WHAT IS NEEDED: Each line from the start of the entries through the line that contains "149 | 77.1 |" should be output exactly, please.

DATA FOR THIS EXERCISE:
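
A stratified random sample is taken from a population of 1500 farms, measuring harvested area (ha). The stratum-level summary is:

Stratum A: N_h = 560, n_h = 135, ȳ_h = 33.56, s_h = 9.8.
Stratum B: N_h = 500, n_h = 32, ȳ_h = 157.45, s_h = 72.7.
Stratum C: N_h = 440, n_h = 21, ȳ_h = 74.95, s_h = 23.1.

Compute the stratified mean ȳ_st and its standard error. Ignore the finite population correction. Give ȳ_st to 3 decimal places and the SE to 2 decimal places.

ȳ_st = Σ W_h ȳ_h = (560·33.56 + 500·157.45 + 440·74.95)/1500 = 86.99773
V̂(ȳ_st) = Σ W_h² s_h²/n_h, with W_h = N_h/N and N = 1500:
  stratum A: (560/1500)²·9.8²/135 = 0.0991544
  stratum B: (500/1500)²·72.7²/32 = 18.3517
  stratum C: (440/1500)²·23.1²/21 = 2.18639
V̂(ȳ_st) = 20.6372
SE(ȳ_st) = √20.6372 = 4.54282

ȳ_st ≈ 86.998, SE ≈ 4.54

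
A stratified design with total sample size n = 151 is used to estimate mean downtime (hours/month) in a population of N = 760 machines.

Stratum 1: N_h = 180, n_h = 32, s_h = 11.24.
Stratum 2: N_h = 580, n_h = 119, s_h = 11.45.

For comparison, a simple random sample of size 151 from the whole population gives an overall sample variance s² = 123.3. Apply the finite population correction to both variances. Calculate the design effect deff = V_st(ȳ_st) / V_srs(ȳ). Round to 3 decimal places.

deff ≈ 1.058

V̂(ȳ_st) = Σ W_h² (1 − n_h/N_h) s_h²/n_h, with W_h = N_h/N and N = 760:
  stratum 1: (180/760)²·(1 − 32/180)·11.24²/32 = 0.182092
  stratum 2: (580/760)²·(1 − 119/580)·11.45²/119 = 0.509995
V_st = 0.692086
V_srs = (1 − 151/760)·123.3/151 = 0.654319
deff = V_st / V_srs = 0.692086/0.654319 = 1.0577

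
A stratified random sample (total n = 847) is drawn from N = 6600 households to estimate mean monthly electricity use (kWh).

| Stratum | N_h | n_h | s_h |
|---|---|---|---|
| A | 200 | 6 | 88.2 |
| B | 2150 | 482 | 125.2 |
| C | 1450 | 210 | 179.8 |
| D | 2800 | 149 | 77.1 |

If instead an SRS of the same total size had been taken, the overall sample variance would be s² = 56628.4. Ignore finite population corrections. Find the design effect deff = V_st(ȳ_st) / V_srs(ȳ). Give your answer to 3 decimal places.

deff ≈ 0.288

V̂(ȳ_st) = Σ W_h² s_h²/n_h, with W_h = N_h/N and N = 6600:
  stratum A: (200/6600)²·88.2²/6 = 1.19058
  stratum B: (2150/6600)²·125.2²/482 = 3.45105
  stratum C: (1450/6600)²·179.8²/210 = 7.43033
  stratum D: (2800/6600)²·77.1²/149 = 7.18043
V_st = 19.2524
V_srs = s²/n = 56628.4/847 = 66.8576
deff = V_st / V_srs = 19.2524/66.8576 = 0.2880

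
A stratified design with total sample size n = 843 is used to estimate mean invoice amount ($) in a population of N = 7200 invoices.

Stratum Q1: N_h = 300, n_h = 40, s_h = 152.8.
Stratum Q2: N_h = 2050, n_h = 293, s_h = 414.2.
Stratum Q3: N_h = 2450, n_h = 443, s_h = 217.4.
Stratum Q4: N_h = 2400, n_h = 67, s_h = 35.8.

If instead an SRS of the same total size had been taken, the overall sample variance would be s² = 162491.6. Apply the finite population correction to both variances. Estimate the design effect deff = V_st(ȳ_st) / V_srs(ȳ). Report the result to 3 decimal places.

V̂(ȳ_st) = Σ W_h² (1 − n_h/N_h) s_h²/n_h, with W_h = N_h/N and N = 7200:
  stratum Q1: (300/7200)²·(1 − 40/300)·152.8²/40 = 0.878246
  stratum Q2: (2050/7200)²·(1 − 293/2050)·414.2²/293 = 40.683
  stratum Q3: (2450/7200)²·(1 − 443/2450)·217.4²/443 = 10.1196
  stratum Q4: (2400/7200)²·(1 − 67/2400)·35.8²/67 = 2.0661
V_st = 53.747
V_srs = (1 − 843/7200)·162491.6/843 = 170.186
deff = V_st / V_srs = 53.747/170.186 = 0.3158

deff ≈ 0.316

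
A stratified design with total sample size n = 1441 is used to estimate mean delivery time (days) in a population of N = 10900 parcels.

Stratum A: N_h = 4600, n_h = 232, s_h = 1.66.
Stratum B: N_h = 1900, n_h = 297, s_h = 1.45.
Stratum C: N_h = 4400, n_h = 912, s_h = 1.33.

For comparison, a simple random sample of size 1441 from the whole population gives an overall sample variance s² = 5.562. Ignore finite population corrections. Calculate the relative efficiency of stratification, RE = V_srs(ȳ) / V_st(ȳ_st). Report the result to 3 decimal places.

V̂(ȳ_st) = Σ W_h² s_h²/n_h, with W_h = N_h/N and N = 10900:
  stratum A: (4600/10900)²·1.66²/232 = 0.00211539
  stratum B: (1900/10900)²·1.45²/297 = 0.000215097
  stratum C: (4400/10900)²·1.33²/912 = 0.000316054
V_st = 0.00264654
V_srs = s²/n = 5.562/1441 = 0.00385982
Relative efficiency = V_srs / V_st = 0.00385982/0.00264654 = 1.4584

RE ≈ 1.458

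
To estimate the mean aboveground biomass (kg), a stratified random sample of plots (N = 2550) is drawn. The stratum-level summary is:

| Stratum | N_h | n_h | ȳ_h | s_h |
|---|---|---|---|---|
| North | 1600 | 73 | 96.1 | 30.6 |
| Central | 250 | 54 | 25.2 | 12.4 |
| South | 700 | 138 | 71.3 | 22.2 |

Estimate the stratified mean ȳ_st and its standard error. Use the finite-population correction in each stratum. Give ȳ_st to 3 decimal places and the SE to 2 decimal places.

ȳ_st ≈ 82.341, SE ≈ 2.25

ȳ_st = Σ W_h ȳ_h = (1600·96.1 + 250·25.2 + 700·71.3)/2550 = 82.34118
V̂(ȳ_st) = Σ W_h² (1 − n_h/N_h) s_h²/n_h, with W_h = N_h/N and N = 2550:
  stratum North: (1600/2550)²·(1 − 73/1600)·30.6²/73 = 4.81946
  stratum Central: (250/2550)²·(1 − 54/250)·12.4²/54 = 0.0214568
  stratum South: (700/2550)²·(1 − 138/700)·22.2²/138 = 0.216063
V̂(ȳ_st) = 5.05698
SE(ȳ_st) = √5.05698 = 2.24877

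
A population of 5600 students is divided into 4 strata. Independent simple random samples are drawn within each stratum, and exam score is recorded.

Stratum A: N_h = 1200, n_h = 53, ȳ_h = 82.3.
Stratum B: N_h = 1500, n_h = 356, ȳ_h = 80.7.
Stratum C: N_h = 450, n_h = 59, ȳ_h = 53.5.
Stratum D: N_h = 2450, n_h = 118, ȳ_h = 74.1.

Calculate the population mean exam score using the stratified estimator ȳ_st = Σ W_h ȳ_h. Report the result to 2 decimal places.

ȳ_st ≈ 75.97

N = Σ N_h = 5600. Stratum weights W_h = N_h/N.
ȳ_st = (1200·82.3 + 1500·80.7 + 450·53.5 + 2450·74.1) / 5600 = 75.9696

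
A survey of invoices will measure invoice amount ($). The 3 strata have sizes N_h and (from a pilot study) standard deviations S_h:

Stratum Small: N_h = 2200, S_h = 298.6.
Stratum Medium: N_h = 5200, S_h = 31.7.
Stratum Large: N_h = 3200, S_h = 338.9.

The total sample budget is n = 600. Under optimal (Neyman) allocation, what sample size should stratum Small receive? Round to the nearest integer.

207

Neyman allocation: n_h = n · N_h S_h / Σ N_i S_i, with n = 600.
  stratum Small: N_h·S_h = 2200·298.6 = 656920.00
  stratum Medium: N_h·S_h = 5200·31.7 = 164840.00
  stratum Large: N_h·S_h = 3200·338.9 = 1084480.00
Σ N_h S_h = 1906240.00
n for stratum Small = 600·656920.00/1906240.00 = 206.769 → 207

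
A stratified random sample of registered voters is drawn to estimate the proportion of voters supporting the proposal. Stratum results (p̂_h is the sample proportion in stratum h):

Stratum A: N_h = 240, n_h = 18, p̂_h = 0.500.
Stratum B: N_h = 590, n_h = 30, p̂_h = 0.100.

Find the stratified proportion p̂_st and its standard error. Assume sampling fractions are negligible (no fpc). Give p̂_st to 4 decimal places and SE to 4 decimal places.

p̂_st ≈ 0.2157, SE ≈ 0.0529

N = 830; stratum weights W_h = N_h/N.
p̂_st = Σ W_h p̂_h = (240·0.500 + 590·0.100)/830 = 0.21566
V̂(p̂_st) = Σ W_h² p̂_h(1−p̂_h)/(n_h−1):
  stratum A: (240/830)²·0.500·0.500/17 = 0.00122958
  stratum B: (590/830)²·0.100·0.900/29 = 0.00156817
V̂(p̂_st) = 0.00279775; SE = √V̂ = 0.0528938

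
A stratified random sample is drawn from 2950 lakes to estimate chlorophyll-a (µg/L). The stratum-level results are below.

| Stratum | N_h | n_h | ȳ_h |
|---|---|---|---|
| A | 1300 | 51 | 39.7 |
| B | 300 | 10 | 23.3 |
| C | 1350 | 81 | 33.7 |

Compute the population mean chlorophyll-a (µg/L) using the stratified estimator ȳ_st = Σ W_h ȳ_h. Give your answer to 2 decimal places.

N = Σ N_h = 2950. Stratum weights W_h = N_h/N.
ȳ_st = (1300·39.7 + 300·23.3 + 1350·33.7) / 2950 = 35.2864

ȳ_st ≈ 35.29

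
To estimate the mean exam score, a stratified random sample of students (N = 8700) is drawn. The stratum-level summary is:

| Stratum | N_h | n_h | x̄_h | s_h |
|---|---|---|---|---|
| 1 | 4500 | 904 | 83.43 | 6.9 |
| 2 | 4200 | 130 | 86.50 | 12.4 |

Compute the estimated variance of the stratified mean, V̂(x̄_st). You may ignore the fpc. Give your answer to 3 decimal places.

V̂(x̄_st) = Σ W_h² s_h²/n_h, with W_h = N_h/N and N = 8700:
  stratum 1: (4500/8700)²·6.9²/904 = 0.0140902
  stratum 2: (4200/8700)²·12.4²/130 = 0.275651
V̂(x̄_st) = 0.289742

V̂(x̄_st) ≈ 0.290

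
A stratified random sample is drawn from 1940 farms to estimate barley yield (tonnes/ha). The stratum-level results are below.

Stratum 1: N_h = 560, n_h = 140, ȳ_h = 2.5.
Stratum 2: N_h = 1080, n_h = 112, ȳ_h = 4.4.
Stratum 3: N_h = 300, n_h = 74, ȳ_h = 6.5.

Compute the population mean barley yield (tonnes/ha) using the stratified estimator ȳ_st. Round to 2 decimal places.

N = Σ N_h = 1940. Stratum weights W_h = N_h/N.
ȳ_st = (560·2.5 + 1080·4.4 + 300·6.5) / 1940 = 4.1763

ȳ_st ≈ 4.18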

RESULT FOR THIS EXERCISE:
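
A stratified random sample is taken from a population of 1500 farms, measuring harvested area (ha). The stratum-level summary is:

Stratum A: N_h = 560, n_h = 135, ȳ_h = 33.56, s_h = 9.8.
Stratum B: N_h = 500, n_h = 32, ȳ_h = 157.45, s_h = 72.7.
Stratum C: N_h = 440, n_h = 21, ȳ_h = 74.95, s_h = 23.1.

Compute the stratified mean ȳ_st and its standard error. Ignore the finite population correction. Give ȳ_st to 3 decimal places and the SE to 2 decimal places.

ȳ_st = Σ W_h ȳ_h = (560·33.56 + 500·157.45 + 440·74.95)/1500 = 86.99773
V̂(ȳ_st) = Σ W_h² s_h²/n_h, with W_h = N_h/N and N = 1500:
  stratum A: (560/1500)²·9.8²/135 = 0.0991544
  stratum B: (500/1500)²·72.7²/32 = 18.3517
  stratum C: (440/1500)²·23.1²/21 = 2.18639
V̂(ȳ_st) = 20.6372
SE(ȳ_st) = √20.6372 = 4.54282

ȳ_st ≈ 86.998, SE ≈ 4.54

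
A stratified design with total sample size n = 151 is used to estimate mean downtime (hours/month) in a population of N = 760 machines.

Stratum 1: N_h = 180, n_h = 32, s_h = 11.24.
Stratum 2: N_h = 580, n_h = 119, s_h = 11.45.

For comparison, a simple random sample of size 151 from the whole population gives an overall sample variance s² = 123.3. Apply the finite population correction to both variances. Calculate the design effect deff = V_st(ȳ_st) / V_srs(ȳ). Round to 3 decimal places.

deff ≈ 1.058

V̂(ȳ_st) = Σ W_h² (1 − n_h/N_h) s_h²/n_h, with W_h = N_h/N and N = 760:
  stratum 1: (180/760)²·(1 − 32/180)·11.24²/32 = 0.182092
  stratum 2: (580/760)²·(1 − 119/580)·11.45²/119 = 0.509995
V_st = 0.692086
V_srs = (1 − 151/760)·123.3/151 = 0.654319
deff = V_st / V_srs = 0.692086/0.654319 = 1.0577

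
A stratified random sample (total n = 847) is drawn from N = 6600 households to estimate mean monthly electricity use (kWh).

| Stratum | N_h | n_h | s_h |
|---|---|---|---|
| A | 200 | 6 | 88.2 |
| B | 2150 | 482 | 125.2 |
| C | 1450 | 210 | 179.8 |
| D | 2800 | 149 | 77.1 |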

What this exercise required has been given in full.